§ What you need to do: Between the line containing "Output schema: (c, w, e, h, v)." and the line containing "Evaluate E under" lies a run of lines; give that run again exactly, with both of those lines, and nothing else from the entries below.

Content starts

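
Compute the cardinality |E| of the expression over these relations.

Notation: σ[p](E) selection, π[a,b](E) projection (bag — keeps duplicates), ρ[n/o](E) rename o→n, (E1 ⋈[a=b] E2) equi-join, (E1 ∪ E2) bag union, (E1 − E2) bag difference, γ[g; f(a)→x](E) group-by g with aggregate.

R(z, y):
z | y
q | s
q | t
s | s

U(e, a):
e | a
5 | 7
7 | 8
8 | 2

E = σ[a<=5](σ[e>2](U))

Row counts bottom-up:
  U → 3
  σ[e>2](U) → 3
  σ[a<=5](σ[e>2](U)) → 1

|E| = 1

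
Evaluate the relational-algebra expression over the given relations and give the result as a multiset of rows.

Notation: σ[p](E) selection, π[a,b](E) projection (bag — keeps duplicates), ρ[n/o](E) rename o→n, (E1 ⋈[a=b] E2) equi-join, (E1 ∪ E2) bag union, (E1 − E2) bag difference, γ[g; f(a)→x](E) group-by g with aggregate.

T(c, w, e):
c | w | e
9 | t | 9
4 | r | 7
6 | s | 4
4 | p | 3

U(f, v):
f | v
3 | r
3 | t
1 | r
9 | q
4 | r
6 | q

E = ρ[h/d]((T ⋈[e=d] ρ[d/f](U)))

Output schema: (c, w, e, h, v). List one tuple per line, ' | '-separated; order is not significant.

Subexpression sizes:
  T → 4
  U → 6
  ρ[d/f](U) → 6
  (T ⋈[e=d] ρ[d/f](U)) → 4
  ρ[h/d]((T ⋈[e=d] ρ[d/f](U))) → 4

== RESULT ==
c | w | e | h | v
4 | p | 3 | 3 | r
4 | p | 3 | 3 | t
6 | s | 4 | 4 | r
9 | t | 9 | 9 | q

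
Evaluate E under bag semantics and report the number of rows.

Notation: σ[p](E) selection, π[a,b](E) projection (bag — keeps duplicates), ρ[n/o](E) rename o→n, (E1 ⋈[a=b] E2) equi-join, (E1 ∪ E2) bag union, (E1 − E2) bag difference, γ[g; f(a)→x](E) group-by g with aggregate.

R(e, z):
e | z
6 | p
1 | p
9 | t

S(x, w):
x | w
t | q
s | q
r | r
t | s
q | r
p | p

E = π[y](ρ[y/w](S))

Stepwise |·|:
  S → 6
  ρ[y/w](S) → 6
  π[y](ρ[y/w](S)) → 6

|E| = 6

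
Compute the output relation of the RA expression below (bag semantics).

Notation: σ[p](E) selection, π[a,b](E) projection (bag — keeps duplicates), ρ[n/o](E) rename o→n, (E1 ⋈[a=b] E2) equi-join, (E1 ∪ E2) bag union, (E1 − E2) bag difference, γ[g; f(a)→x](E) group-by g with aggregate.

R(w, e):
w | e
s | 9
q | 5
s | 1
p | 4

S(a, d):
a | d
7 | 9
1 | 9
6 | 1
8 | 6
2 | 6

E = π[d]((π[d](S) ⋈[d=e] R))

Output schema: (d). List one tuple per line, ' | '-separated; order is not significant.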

Content ends
Content starts

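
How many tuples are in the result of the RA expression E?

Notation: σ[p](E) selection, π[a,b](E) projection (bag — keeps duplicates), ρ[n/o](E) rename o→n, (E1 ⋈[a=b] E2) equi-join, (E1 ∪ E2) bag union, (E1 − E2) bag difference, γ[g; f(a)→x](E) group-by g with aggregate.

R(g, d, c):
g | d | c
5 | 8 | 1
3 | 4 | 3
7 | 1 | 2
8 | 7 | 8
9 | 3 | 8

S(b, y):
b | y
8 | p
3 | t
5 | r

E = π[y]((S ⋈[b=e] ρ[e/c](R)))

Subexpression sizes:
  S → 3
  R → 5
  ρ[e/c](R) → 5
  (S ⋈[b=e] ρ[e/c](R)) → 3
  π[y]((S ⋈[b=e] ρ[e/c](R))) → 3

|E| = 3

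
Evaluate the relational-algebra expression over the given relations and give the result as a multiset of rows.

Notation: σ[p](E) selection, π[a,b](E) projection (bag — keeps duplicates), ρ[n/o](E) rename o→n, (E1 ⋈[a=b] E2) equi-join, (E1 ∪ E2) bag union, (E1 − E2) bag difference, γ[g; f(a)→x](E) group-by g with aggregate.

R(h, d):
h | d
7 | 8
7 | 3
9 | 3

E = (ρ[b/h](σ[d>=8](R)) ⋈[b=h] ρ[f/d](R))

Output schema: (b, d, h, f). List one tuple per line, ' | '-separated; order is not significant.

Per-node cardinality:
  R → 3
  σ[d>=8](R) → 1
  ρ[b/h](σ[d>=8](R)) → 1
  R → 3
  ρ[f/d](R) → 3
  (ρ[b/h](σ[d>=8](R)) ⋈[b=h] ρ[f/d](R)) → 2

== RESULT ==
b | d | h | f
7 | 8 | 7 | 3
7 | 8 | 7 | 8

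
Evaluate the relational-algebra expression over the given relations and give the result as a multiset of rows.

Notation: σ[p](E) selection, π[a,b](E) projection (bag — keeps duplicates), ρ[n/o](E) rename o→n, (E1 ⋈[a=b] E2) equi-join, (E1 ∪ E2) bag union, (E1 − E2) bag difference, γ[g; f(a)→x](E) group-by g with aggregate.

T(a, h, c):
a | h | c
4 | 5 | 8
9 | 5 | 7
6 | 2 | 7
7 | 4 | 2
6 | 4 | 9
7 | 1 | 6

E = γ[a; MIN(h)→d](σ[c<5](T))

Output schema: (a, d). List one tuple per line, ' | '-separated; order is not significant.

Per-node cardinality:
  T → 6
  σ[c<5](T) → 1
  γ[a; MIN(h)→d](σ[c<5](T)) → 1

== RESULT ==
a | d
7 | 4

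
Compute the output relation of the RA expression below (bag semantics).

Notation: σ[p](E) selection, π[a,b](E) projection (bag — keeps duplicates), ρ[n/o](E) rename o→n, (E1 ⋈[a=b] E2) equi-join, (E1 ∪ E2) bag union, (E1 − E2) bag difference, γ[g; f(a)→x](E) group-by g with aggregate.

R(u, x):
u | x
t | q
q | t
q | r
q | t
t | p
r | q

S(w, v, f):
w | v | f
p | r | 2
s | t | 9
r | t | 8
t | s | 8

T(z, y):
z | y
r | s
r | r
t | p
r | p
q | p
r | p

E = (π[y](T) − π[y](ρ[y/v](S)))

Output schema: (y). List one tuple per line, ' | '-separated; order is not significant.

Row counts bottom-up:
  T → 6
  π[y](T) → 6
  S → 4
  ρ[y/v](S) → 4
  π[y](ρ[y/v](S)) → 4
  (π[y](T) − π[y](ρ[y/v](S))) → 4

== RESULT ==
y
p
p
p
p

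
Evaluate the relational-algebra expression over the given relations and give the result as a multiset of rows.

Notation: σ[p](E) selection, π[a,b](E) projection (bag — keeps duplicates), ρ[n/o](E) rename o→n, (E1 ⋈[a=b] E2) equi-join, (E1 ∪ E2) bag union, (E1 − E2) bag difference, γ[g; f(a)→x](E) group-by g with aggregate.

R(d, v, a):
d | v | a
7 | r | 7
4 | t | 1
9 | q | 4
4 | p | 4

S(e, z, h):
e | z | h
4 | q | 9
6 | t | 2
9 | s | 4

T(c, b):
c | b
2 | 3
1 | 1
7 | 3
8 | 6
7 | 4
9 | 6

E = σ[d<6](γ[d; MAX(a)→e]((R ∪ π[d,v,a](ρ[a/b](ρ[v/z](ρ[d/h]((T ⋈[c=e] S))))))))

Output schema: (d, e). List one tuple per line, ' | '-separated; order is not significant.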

Content ends
Content starts

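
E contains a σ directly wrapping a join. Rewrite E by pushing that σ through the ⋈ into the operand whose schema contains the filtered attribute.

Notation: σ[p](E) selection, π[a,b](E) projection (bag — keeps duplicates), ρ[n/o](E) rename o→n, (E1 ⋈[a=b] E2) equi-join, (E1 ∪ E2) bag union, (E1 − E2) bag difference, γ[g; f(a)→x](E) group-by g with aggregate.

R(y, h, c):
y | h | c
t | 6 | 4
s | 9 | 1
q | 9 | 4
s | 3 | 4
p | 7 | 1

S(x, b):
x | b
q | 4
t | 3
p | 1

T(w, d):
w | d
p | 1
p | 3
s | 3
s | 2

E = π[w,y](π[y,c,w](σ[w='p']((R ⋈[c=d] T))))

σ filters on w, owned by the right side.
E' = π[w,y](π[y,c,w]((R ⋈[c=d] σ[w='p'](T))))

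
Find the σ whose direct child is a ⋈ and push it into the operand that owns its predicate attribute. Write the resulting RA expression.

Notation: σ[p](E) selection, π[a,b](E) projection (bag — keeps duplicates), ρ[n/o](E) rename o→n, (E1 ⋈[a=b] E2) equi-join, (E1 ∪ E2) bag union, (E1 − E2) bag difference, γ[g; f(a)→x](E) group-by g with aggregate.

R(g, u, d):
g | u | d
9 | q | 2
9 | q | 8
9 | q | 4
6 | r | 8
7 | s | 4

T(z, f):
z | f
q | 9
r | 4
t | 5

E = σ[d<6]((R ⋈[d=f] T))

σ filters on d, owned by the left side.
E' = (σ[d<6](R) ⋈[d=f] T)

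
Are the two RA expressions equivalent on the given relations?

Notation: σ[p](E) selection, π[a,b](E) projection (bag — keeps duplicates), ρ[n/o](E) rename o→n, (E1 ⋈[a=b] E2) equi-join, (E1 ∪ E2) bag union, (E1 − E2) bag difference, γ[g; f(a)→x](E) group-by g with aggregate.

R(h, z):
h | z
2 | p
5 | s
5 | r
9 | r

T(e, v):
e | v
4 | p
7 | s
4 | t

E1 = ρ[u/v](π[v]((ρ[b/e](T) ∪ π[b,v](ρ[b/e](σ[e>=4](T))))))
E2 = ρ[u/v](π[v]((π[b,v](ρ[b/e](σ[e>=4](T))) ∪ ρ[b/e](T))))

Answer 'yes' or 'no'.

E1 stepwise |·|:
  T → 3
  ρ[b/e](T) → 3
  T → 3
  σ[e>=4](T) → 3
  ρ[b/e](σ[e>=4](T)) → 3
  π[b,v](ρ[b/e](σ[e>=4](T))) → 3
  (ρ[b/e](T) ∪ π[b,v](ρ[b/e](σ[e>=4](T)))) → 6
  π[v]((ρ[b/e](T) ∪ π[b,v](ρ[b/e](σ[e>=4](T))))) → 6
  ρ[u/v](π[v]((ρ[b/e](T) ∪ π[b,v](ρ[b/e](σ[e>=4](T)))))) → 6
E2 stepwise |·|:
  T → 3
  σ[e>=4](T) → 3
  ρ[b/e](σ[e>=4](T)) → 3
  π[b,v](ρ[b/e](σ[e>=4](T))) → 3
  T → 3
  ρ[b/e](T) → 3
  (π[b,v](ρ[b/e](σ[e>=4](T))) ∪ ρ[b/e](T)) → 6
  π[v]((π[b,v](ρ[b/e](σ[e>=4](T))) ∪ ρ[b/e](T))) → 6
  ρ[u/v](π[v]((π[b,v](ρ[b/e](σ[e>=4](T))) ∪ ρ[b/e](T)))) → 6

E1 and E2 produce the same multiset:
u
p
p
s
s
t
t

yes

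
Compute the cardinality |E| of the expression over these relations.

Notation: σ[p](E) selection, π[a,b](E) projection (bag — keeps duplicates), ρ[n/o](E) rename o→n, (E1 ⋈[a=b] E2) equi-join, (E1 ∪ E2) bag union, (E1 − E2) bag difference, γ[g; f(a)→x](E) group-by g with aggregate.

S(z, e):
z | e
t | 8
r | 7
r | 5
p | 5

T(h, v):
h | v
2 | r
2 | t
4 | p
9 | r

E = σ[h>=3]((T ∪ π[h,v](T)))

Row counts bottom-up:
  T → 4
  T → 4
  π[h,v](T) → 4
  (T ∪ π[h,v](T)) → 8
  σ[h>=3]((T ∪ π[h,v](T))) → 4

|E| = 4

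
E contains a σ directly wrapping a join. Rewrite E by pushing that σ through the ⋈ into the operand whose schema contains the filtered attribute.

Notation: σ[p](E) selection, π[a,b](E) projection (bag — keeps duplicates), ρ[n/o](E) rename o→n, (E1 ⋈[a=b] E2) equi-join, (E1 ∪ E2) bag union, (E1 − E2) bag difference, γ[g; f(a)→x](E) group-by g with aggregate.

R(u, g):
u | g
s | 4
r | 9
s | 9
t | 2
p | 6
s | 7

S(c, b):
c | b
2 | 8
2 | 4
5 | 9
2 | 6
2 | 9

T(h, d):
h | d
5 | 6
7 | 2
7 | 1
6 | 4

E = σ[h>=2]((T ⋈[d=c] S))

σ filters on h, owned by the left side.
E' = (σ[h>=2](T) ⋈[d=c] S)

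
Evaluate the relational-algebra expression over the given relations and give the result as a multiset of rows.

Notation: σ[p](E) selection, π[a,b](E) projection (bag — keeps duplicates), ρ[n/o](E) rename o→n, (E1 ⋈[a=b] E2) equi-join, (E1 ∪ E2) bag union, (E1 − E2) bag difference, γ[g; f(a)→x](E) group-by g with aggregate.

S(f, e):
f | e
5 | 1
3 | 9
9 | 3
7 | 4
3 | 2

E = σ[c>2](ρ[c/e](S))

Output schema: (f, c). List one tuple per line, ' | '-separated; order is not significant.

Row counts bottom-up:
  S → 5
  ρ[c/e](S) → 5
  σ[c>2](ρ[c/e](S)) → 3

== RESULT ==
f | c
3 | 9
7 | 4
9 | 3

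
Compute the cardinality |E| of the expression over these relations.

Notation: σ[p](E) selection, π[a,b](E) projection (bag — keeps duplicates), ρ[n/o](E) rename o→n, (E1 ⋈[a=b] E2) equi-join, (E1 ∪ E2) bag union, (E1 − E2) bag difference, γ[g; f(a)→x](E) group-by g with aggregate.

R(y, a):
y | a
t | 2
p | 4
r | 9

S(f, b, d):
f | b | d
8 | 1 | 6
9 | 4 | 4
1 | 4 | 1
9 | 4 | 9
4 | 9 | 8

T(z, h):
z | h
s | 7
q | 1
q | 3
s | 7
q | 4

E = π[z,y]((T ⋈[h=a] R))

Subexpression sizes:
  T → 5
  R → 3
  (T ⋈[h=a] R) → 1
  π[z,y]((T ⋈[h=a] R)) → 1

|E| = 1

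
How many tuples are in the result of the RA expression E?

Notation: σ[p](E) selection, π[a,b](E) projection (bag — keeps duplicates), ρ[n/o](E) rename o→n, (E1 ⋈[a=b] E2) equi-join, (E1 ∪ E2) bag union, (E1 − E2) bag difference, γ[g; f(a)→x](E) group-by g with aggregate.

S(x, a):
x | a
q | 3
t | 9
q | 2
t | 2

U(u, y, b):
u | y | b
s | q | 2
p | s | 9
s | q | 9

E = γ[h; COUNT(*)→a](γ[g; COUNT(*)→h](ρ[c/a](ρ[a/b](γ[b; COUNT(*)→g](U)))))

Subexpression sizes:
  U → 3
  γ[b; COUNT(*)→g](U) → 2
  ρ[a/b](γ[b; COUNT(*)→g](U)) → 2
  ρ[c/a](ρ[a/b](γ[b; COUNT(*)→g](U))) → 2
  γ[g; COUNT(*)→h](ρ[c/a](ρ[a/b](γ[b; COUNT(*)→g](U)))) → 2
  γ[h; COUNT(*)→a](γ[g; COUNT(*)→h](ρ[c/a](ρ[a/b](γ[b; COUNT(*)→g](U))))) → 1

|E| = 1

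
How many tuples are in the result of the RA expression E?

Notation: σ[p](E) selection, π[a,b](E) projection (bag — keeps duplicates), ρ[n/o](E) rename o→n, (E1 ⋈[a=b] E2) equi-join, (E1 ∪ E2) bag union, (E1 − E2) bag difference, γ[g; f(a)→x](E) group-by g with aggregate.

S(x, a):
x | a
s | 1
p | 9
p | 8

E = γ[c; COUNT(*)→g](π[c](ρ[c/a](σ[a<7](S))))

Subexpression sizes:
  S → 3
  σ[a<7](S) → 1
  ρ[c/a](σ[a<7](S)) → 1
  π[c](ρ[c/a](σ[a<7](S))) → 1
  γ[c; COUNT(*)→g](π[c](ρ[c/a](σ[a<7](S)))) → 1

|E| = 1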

Content ends

§ Task result:
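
Output schema: (c, w, e, h, v). List one tuple per line, ' | '-separated; order is not significant.

Subexpression sizes:
  T → 4
  U → 6
  ρ[d/f](U) → 6
  (T ⋈[e=d] ρ[d/f](U)) → 4
  ρ[h/d]((T ⋈[e=d] ρ[d/f](U))) → 4

== RESULT ==
c | w | e | h | v
4 | p | 3 | 3 | r
4 | p | 3 | 3 | t
6 | s | 4 | 4 | r
9 | t | 9 | 9 | q

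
Evaluate E under bag semantics and report the number of rows.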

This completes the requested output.